THE TASK> Your answer must be an exact copy of the listing below.

START PROVIDED DATA

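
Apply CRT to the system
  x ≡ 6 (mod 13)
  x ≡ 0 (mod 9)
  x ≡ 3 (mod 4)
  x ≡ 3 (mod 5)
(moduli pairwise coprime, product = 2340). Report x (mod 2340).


Product of moduli M = 13 · 9 · 4 · 5 = 2340.
Merge one congruence at a time:
  Start: x ≡ 6 (mod 13).
  Combine with x ≡ 0 (mod 9); new modulus lcm = 117.
    Write x = 6 + 13·t and substitute into x ≡ 0 (mod 9): 13·t ≡ 0 − 6 = -6 (mod 9).
    Reduce coefficients mod 9: 4·t ≡ 3 (mod 9).
    The inverse of 4 mod 9 is 7 (since 4·7 = 28 = 3·9 + 1), so t ≡ 7·3 = 21 ≡ 3 (mod 9).
    Then x = 6 + 13·3 = 45, valid modulo lcm(13, 9) = 117: x ≡ 45 (mod 117).
  Combine with x ≡ 3 (mod 4); new modulus lcm = 468.
    Write x = 45 + 117·t and substitute into x ≡ 3 (mod 4): 117·t ≡ 3 − 45 = -42 (mod 4).
    Reduce coefficients mod 4: 1·t ≡ 2 (mod 4).
    So t ≡ 2 (mod 4).
    Then x = 45 + 117·2 = 279, valid modulo lcm(117, 4) = 468: x ≡ 279 (mod 468).
  Combine with x ≡ 3 (mod 5); new modulus lcm = 2340.
    Write x = 279 + 468·t and substitute into x ≡ 3 (mod 5): 468·t ≡ 3 − 279 = -276 (mod 5).
    Reduce coefficients mod 5: 3·t ≡ 4 (mod 5).
    The inverse of 3 mod 5 is 2 (since 3·2 = 6 = 1·5 + 1), so t ≡ 2·4 = 8 ≡ 3 (mod 5).
    Then x = 279 + 468·3 = 1683, valid modulo lcm(468, 5) = 2340: x ≡ 1683 (mod 2340).
Verify against each original: 1683 mod 13 = 6, 1683 mod 9 = 0, 1683 mod 4 = 3, 1683 mod 5 = 3.

x ≡ 1683 (mod 2340).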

END PROVIDED DATA

RESPONSE AREA>
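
Apply CRT to the system
  x ≡ 6 (mod 13)
  x ≡ 0 (mod 9)
  x ≡ 3 (mod 4)
  x ≡ 3 (mod 5)
(moduli pairwise coprime, product = 2340). Report x (mod 2340).


Product of moduli M = 13 · 9 · 4 · 5 = 2340.
Merge one congruence at a time:
  Start: x ≡ 6 (mod 13).
  Combine with x ≡ 0 (mod 9); new modulus lcm = 117.
    Write x = 6 + 13·t and substitute into x ≡ 0 (mod 9): 13·t ≡ 0 − 6 = -6 (mod 9).
    Reduce coefficients mod 9: 4·t ≡ 3 (mod 9).
    The inverse of 4 mod 9 is 7 (since 4·7 = 28 = 3·9 + 1), so t ≡ 7·3 = 21 ≡ 3 (mod 9).
    Then x = 6 + 13·3 = 45, valid modulo lcm(13, 9) = 117: x ≡ 45 (mod 117).
  Combine with x ≡ 3 (mod 4); new modulus lcm = 468.
    Write x = 45 + 117·t and substitute into x ≡ 3 (mod 4): 117·t ≡ 3 − 45 = -42 (mod 4).
    Reduce coefficients mod 4: 1·t ≡ 2 (mod 4).
    So t ≡ 2 (mod 4).
    Then x = 45 + 117·2 = 279, valid modulo lcm(117, 4) = 468: x ≡ 279 (mod 468).
  Combine with x ≡ 3 (mod 5); new modulus lcm = 2340.
    Write x = 279 + 468·t and substitute into x ≡ 3 (mod 5): 468·t ≡ 3 − 279 = -276 (mod 5).
    Reduce coefficients mod 5: 3·t ≡ 4 (mod 5).
    The inverse of 3 mod 5 is 2 (since 3·2 = 6 = 1·5 + 1), so t ≡ 2·4 = 8 ≡ 3 (mod 5).
    Then x = 279 + 468·3 = 1683, valid modulo lcm(468, 5) = 2340: x ≡ 1683 (mod 2340).
Verify against each original: 1683 mod 13 = 6, 1683 mod 9 = 0, 1683 mod 4 = 3, 1683 mod 5 = 3.

x ≡ 1683 (mod 2340).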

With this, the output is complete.